» **RECORDS FOR THIS TASK**:
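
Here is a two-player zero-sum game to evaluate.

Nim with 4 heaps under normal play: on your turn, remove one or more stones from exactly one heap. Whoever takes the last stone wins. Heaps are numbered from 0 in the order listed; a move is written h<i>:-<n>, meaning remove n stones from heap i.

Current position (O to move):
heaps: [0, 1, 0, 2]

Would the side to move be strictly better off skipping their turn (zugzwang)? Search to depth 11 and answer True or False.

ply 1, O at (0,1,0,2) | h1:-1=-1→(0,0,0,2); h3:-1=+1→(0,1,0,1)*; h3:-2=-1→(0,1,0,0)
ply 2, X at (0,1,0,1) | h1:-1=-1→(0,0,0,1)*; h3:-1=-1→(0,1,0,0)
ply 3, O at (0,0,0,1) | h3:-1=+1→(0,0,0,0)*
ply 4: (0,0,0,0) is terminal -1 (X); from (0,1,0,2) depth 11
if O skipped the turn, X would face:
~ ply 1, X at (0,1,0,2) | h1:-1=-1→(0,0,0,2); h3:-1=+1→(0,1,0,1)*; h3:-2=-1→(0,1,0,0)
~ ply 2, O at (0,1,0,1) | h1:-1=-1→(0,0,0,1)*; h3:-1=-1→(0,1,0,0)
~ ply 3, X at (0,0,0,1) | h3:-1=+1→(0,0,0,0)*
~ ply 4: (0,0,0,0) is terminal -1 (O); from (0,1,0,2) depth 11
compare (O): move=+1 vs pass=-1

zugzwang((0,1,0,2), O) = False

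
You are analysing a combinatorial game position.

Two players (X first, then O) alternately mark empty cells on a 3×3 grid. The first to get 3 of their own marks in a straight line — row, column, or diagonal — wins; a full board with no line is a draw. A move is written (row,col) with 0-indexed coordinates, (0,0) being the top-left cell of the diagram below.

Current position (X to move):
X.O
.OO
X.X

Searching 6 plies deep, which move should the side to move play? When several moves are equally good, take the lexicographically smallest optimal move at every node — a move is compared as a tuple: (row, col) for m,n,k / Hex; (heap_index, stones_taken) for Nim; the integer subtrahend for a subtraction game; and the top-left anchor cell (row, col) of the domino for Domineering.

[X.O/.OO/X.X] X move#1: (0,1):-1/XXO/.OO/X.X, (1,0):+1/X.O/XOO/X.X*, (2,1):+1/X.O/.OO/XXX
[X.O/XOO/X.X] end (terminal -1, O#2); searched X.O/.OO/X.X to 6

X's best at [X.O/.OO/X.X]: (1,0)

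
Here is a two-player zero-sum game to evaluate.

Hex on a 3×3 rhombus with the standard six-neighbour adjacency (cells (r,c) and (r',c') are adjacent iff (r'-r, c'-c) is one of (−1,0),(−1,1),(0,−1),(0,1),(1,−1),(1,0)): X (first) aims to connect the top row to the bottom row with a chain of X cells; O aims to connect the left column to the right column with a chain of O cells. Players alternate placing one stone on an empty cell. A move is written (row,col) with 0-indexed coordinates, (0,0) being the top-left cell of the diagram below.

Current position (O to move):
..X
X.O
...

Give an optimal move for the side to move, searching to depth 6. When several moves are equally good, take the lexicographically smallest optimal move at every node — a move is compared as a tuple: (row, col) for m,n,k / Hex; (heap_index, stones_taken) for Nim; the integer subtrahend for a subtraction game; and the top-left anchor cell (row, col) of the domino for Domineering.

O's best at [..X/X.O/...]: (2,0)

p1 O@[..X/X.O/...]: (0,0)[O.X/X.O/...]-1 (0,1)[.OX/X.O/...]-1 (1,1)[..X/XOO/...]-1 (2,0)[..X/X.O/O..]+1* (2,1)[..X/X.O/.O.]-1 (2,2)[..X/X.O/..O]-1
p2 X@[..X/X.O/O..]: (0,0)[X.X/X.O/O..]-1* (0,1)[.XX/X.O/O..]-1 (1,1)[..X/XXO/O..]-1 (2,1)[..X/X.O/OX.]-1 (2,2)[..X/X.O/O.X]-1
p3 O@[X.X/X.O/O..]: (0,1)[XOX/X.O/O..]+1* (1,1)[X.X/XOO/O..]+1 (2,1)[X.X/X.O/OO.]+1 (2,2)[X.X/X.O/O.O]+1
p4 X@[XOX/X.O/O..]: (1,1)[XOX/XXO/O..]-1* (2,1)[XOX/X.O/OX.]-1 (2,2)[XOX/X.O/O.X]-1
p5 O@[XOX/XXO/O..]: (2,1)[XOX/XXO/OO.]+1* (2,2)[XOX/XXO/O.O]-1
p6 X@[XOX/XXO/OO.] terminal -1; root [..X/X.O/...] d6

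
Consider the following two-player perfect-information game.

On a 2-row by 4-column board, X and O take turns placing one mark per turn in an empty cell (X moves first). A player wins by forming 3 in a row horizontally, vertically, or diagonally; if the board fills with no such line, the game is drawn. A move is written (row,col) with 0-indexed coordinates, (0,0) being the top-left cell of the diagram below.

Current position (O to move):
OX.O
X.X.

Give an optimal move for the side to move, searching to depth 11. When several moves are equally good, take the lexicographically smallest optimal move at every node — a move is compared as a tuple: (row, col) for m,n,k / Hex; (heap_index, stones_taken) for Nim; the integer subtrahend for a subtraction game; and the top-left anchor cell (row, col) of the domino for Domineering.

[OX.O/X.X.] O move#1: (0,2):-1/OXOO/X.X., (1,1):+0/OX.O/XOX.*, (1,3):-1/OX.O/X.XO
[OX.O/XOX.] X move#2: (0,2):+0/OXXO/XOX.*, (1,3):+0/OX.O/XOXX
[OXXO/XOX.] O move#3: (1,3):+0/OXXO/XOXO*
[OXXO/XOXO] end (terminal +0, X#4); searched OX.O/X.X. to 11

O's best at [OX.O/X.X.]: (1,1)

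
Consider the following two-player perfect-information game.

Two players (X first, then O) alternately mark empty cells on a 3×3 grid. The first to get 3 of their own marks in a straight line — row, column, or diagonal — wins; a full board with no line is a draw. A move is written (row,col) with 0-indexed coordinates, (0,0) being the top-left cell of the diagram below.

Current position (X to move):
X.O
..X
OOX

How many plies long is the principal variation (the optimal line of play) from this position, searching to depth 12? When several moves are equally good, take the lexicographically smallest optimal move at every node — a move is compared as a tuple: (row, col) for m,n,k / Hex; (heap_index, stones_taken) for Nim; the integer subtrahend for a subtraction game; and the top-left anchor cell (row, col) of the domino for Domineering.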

» **TRY IT**: Each line of the data in which the string "heaps" appears needs to be copied.

» **YOUR RESPONSE**:
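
Nim with 4 heaps under normal play: on your turn, remove one or more stones from exactly one heap. Whoever takes the last stone wins. Heaps are numbered from 0 in the order listed; a move is written h<i>:-<n>, meaning remove n stones from heap i.
heaps: [0, 1, 0, 2]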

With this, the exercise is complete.